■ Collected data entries
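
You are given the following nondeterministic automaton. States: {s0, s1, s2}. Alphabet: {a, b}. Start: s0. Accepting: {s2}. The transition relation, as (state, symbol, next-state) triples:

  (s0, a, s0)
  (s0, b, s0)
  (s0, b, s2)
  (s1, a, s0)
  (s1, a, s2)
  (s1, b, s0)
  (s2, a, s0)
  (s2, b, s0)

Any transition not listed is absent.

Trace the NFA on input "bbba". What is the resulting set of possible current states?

{s0}

Start in {s0}.
Read 'b': {s0} → {s0, s2}.
Read 'b': {s0, s2} → {s0, s2}.
Read 'b': {s0, s2} → {s0, s2}.
Read 'a': {s0, s2} → {s0}.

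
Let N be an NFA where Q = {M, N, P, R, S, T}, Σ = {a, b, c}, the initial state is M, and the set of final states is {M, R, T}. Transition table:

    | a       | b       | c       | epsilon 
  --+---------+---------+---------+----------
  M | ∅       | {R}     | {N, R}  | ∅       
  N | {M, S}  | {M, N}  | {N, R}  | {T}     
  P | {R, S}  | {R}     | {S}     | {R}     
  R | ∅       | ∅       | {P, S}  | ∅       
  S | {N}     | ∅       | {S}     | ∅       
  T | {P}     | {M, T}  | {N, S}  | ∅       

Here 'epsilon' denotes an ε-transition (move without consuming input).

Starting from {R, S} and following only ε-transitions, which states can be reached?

{R, S}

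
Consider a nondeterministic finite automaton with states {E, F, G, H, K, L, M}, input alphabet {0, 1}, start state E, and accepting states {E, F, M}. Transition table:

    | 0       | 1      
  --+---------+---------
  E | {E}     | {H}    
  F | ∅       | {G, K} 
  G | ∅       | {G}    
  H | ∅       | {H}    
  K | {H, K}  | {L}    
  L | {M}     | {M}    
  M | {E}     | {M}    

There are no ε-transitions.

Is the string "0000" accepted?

Yes

Start in {E}.
Read '0': E→{E}; now {E}.
Read '0': E→{E}; now {E}.
Read '0': E→{E}; now {E}.
Read '0': E→{E}; now {E}.
The final set {E} contains the accepting state E.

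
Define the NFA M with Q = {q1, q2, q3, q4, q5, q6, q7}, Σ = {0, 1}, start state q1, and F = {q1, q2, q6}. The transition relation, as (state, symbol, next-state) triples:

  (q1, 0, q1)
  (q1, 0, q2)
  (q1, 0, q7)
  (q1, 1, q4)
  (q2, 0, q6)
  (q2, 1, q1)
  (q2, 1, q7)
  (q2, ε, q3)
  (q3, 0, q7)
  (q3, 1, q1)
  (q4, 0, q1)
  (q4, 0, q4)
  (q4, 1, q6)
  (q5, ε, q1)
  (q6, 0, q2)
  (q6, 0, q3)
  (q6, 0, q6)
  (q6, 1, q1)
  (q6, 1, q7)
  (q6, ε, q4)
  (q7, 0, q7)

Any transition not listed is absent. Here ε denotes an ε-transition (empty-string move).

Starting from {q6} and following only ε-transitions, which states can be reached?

{q4, q6}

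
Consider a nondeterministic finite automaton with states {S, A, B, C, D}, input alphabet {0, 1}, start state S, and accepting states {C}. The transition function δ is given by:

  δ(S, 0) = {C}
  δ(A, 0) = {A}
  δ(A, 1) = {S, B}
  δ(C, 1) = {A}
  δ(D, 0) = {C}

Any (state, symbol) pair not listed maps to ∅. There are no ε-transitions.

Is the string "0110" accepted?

Start in {S}.
Read '0': {S} → {C}.
Read '1': {C} → {A}.
Read '1': {A} → {S, B}.
Read '0': {S, B} → {C}.
The final set {C} contains the accepting state C.

Yes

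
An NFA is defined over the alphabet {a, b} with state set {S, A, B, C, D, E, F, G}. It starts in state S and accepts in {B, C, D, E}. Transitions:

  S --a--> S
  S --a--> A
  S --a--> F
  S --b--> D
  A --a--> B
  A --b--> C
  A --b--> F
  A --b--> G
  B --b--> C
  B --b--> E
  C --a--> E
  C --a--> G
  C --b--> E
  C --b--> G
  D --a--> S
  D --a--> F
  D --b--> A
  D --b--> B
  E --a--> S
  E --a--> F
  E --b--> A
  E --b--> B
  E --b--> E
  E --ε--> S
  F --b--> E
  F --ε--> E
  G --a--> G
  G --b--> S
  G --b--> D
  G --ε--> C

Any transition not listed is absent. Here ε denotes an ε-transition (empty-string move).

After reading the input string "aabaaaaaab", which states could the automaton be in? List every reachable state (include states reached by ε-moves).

{S, A, B, C, D, E, F, G}

Start in {S}.
Read 'a': S→{S, A, F}; union {S, A, F}; ε-closure = {S, A, E, F}.
Read 'a': S→{S, A, F}, A→{B}, E→{S, F}, F→∅; union {S, A, B, F}; ε-closure = {S, A, B, E, F}.
Read 'b': S→{D}, A→{C, F, G}, B→{C, E}, E→{A, B, E}, F→{E}; union {A, B, C, D, E, F, G}; ε-closure = {S, A, B, C, D, E, F, G}.
Read 'a': S→{S, A, F}, A→{B}, B→∅, C→{E, G}, D→{S, F}, E→{S, F}, F→∅, G→{G}; union {S, A, B, E, F, G}; ε-closure = {S, A, B, C, E, F, G}.
Read 'a': S→{S, A, F}, A→{B}, B→∅, C→{E, G}, E→{S, F}, F→∅, G→{G}; union {S, A, B, E, F, G}; ε-closure = {S, A, B, C, E, F, G}.
Read 'a': S→{S, A, F}, A→{B}, B→∅, C→{E, G}, E→{S, F}, F→∅, G→{G}; union {S, A, B, E, F, G}; ε-closure = {S, A, B, C, E, F, G}.
Read 'a': S→{S, A, F}, A→{B}, B→∅, C→{E, G}, E→{S, F}, F→∅, G→{G}; union {S, A, B, E, F, G}; ε-closure = {S, A, B, C, E, F, G}.
Read 'a': S→{S, A, F}, A→{B}, B→∅, C→{E, G}, E→{S, F}, F→∅, G→{G}; union {S, A, B, E, F, G}; ε-closure = {S, A, B, C, E, F, G}.
Read 'a': S→{S, A, F}, A→{B}, B→∅, C→{E, G}, E→{S, F}, F→∅, G→{G}; union {S, A, B, E, F, G}; ε-closure = {S, A, B, C, E, F, G}.
Read 'b': S→{D}, A→{C, F, G}, B→{C, E}, C→{E, G}, E→{A, B, E}, F→{E}, G→{S, D}; now {S, A, B, C, D, E, F, G}.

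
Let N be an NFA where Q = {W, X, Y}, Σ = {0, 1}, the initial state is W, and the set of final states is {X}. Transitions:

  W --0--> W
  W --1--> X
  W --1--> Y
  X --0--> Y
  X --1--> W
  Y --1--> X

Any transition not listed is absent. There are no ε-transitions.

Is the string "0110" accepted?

Start in {W}.
Read '0': W→{W}; now {W}.
Read '1': W→{X, Y}; now {X, Y}.
Read '1': X→{W}, Y→{X}; now {W, X}.
Read '0': W→{W}, X→{Y}; now {W, Y}.
The final set {W, Y} contains no accepting state.

No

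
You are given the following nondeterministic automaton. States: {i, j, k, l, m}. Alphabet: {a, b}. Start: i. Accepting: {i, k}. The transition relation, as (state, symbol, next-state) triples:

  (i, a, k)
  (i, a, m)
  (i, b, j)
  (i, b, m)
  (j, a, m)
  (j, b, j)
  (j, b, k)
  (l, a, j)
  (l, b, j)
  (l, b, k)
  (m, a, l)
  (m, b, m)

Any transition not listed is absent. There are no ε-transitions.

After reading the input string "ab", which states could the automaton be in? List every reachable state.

Start in {i}.
Read 'a': i→{k, m}; now {k, m}.
Read 'b': k→∅, m→{m}; now {m}.

{m}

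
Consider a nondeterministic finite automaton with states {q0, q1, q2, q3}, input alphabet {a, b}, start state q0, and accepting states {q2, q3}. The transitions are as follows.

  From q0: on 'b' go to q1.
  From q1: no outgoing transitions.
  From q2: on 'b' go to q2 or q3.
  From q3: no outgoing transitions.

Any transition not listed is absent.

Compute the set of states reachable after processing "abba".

∅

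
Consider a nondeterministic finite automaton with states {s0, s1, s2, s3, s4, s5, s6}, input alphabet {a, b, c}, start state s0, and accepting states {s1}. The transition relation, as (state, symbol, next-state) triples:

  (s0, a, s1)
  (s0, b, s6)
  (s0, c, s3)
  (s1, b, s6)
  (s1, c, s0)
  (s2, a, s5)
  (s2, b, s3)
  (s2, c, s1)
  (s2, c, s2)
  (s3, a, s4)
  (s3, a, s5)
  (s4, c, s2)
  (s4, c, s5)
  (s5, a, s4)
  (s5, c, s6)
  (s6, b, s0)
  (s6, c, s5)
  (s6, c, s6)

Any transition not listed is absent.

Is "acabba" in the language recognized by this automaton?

Yes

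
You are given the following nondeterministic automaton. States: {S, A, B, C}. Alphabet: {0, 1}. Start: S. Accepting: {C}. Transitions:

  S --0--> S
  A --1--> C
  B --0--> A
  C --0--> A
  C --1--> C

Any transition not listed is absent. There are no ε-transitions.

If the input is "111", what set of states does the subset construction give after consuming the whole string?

∅

Start in {S}.
Read '1': S→∅; now ∅.
The set is empty and remains empty for the remaining 2 symbols.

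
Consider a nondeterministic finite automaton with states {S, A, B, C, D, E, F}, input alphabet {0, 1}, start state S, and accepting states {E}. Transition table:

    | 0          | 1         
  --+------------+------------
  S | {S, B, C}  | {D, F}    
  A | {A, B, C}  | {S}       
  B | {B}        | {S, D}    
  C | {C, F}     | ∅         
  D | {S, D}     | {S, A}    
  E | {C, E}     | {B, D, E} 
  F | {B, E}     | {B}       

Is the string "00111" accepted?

Start in {S}.
Read '0': S→{S, B, C}; now {S, B, C}.
Read '0': S→{S, B, C}, B→{B}, C→{C, F}; now {S, B, C, F}.
Read '1': S→{D, F}, B→{S, D}, C→∅, F→{B}; now {S, B, D, F}.
Read '1': S→{D, F}, B→{S, D}, D→{S, A}, F→{B}; now {S, A, B, D, F}.
Read '1': S→{D, F}, A→{S}, B→{S, D}, D→{S, A}, F→{B}; now {S, A, B, D, F}.
The final set {S, A, B, D, F} contains no accepting state.

No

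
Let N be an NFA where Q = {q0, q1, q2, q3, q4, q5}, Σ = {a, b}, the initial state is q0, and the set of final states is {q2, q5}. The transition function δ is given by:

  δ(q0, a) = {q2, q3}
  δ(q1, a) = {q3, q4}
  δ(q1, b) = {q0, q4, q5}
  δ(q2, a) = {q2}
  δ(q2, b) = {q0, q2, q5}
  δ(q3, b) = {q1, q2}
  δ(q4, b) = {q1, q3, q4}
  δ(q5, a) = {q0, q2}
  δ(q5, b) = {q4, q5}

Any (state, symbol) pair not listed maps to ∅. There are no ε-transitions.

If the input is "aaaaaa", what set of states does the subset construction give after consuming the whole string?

Start in {q0}.
Read 'a': q0→{q2, q3}; now {q2, q3}.
Read 'a': q2→{q2}, q3→∅; now {q2}.
Read 'a': q2→{q2}; now {q2}.
Read 'a': q2→{q2}; now {q2}.
Read 'a': q2→{q2}; now {q2}.
Read 'a': q2→{q2}; now {q2}.

{q2}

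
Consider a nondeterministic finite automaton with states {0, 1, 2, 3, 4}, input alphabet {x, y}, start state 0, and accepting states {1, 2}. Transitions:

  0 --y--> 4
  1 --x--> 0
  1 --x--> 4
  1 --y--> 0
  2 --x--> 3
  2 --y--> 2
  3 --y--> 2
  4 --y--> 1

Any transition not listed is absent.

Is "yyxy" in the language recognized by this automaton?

Start in {0}.
Read 'y': 0→{4}; now {4}.
Read 'y': 4→{1}; now {1}.
Read 'x': 1→{0, 4}; now {0, 4}.
Read 'y': 0→{4}, 4→{1}; now {1, 4}.
The final set {1, 4} contains the accepting state 1.

Yes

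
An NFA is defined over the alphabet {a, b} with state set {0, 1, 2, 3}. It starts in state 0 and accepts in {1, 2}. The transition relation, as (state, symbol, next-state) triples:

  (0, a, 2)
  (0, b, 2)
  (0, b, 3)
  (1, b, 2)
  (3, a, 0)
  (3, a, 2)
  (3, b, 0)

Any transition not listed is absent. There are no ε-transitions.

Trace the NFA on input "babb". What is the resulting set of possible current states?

{0}

Start in {0}.
Read 'b': {0} → {2, 3}.
Read 'a': {2, 3} → {0, 2}.
Read 'b': {0, 2} → {2, 3}.
Read 'b': {2, 3} → {0}.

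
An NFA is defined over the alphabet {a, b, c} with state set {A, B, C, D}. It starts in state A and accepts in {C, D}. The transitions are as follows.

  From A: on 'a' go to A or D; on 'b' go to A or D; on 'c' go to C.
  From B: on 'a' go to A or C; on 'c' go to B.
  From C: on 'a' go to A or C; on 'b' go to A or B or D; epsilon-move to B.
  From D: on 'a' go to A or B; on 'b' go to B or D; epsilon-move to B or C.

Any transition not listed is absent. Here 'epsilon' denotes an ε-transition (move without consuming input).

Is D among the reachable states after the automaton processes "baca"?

Start in {A}.
Read 'b': A→{A, D}; union {A, D}; ε-closure = {A, B, C, D}.
Read 'a': A→{A, D}, B→{A, C}, C→{A, C}, D→{A, B}; now {A, B, C, D}.
Read 'c': A→{C}, B→{B}, C→∅, D→∅; now {B, C}.
Read 'a': B→{A, C}, C→{A, C}; union {A, C}; ε-closure = {A, B, C}.
State D is not in {A, B, C}.

No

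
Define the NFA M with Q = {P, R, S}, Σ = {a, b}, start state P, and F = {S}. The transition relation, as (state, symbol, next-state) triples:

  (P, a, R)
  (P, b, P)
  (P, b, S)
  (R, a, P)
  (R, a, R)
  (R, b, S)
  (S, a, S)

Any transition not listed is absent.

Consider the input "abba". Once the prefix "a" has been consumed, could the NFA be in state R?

Yes

Start in {P}.
Read 'a': P→{R}; now {R}.
State R is in {R}.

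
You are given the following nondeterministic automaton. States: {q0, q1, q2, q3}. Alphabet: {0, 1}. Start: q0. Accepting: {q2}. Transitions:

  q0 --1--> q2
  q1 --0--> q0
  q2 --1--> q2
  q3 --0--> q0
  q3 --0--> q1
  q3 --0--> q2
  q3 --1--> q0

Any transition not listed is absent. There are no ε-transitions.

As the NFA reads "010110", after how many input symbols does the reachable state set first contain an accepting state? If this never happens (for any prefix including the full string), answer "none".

none

Start in {q0}.
Read '0': q0→∅; now ∅.
The set is empty and remains empty for the remaining 5 symbols.
No reachable set along the way intersects F.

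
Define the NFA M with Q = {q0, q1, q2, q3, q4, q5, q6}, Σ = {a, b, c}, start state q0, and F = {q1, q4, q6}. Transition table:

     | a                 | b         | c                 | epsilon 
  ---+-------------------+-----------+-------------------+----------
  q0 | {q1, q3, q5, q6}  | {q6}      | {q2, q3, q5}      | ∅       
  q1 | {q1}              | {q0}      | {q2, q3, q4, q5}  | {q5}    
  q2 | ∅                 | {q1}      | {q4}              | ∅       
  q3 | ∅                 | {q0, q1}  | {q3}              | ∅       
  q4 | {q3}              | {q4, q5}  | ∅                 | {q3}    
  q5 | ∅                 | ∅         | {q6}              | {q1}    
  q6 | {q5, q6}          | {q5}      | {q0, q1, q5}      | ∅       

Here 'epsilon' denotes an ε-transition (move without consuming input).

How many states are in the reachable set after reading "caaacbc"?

6

Start in {q0}.
Read 'c': {q0} → {q1, q2, q3, q5}.
Read 'a': {q1, q2, q3, q5} → {q1, q5}.
Read 'a': {q1, q5} → {q1, q5}.
Read 'a': {q1, q5} → {q1, q5}.
Read 'c': {q1, q5} → {q1, q2, q3, q4, q5, q6}.
Read 'b': {q1, q2, q3, q4, q5, q6} → {q0, q1, q3, q4, q5}.
Read 'c': {q0, q1, q3, q4, q5} → {q1, q2, q3, q4, q5, q6}.
That set has 6 states.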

■ REQUIREMENT
Out of the records, collect only those lines that contain the string "follows".

■ THE COMPLETED TASK
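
Consider a nondeterministic finite automaton with states {q0, q1, q2, q3}, input alphabet {a, b}, start state q0, and accepting states {q2, q3}. The transitions are as follows.
An NFA is defined over the alphabet {a, b, c} with state set {A, B, C, D}. It starts in state A and accepts in {C, D}. The transitions are as follows.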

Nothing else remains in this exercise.